## Working data:

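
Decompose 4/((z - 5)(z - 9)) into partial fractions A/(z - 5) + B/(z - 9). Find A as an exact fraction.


Step 1: Multiply both sides by (z - 5) and set z = 5
Step 2: A = 4 / (5 - 9)
Step 3: A = 4 / (-4)
Step 4: A = -1

-1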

## Your objective:
A faithful, complete copy of the entries above is required.

## Output for this task:
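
Decompose 4/((z - 5)(z - 9)) into partial fractions A/(z - 5) + B/(z - 9). Find A as an exact fraction.


Step 1: Multiply both sides by (z - 5) and set z = 5
Step 2: A = 4 / (5 - 9)
Step 3: A = 4 / (-4)
Step 4: A = -1

-1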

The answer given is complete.